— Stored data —
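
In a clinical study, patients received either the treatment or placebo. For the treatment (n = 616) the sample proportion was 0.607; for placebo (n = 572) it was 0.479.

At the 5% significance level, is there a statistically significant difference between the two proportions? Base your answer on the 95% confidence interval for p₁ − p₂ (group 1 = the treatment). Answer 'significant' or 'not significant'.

significant

SE₁ = √(p̂₁(1−p̂₁)/n₁) = √(0.6070·0.3930/616) = 0.01968; SE₂ = √(0.4790·0.5210/572) = 0.02089.
Independent samples: SE of the difference = √(SE₁² + SE₂²) = √(0.0003873024 + 0.0004363921) = 0.02870.
z* for 95% confidence is 1.960, so the margin of error is 1.960 × 0.02870 = 0.05625.
Point estimate p̂₁ − p̂₂ = 0.6070 − 0.4790 = 0.1280.
0.1280 ± 0.05625 → (0.07175, 0.18425).
The interval (0.07175, 0.18425) does not contain 0, so the difference is significant.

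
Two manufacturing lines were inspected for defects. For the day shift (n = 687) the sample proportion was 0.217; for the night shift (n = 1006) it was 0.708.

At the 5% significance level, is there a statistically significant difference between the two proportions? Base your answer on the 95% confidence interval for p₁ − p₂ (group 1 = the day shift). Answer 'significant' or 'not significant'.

significant

SE₁ = √(p̂₁(1−p̂₁)/n₁) = √(0.2170·0.7830/687) = 0.01573; SE₂ = √(0.7080·0.2920/1006) = 0.01434.
Independent samples: SE of the difference = √(SE₁² + SE₂²) = √(0.0002474329 + 0.0002056356) = 0.02129.
z* for 95% confidence is 1.960, so the margin of error is 1.960 × 0.02129 = 0.04173.
Point estimate p̂₁ − p̂₂ = 0.2170 − 0.7080 = -0.4910.
-0.4910 ± 0.04173 → (-0.53273, -0.44927).
The interval (-0.53273, -0.44927) does not contain 0, so the difference is significant.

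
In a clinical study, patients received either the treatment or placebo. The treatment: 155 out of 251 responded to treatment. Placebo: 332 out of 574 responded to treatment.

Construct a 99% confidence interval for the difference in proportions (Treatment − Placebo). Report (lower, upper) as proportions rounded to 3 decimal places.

(-0.056, 0.134)

First, p̂₁ = 155/251 = 0.6175; p̂₂ = 332/574 = 0.5784.
The two standard errors are √(0.6175×0.3825/251) = 0.03068 and √(0.5784×0.4216/574) = 0.02061.
Because the samples are independent, SE_diff = √(0.03068² + 0.02061²) = 0.03696.
Using z* = 2.576 for 99%, ME = 2.576 × 0.03696 = 0.09521.
p̂₁ − p̂₂ = 0.0391; interval 0.0391 ± 0.09521 gives (-0.056, 0.134).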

— Task to carry out —
Each entry above should be repeated exactly, with no line left out.

— Result of the task —
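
In a clinical study, patients received either the treatment or placebo. For the treatment (n = 616) the sample proportion was 0.607; for placebo (n = 572) it was 0.479.

At the 5% significance level, is there a statistically significant difference between the two proportions? Base your answer on the 95% confidence interval for p₁ − p₂ (group 1 = the treatment). Answer 'significant' or 'not significant'.

significant

SE₁ = √(p̂₁(1−p̂₁)/n₁) = √(0.6070·0.3930/616) = 0.01968; SE₂ = √(0.4790·0.5210/572) = 0.02089.
Independent samples: SE of the difference = √(SE₁² + SE₂²) = √(0.0003873024 + 0.0004363921) = 0.02870.
z* for 95% confidence is 1.960, so the margin of error is 1.960 × 0.02870 = 0.05625.
Point estimate p̂₁ − p̂₂ = 0.6070 − 0.4790 = 0.1280.
0.1280 ± 0.05625 → (0.07175, 0.18425).
The interval (0.07175, 0.18425) does not contain 0, so the difference is significant.

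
Two manufacturing lines were inspected for defects. For the day shift (n = 687) the sample proportion was 0.217; for the night shift (n = 1006) it was 0.708.

At the 5% significance level, is there a statistically significant difference between the two proportions? Base your answer on the 95% confidence interval for p₁ − p₂ (group 1 = the day shift). Answer 'significant' or 'not significant'.

significant

SE₁ = √(p̂₁(1−p̂₁)/n₁) = √(0.2170·0.7830/687) = 0.01573; SE₂ = √(0.7080·0.2920/1006) = 0.01434.
Independent samples: SE of the difference = √(SE₁² + SE₂²) = √(0.0002474329 + 0.0002056356) = 0.02129.
z* for 95% confidence is 1.960, so the margin of error is 1.960 × 0.02129 = 0.04173.
Point estimate p̂₁ − p̂₂ = 0.2170 − 0.7080 = -0.4910.
-0.4910 ± 0.04173 → (-0.53273, -0.44927).
The interval (-0.53273, -0.44927) does not contain 0, so the difference is significant.

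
In a clinical study, patients received either the treatment or placebo. The treatment: 155 out of 251 responded to treatment. Placebo: 332 out of 574 responded to treatment.

Construct a 99% confidence interval for the difference in proportions (Treatment − Placebo). Report (lower, upper) as proportions rounded to 3 decimal places.

(-0.056, 0.134)

First, p̂₁ = 155/251 = 0.6175; p̂₂ = 332/574 = 0.5784.
The two standard errors are √(0.6175×0.3825/251) = 0.03068 and √(0.5784×0.4216/574) = 0.02061.
Because the samples are independent, SE_diff = √(0.03068² + 0.02061²) = 0.03696.
Using z* = 2.576 for 99%, ME = 2.576 × 0.03696 = 0.09521.
p̂₁ − p̂₂ = 0.0391; interval 0.0391 ± 0.09521 gives (-0.056, 0.134).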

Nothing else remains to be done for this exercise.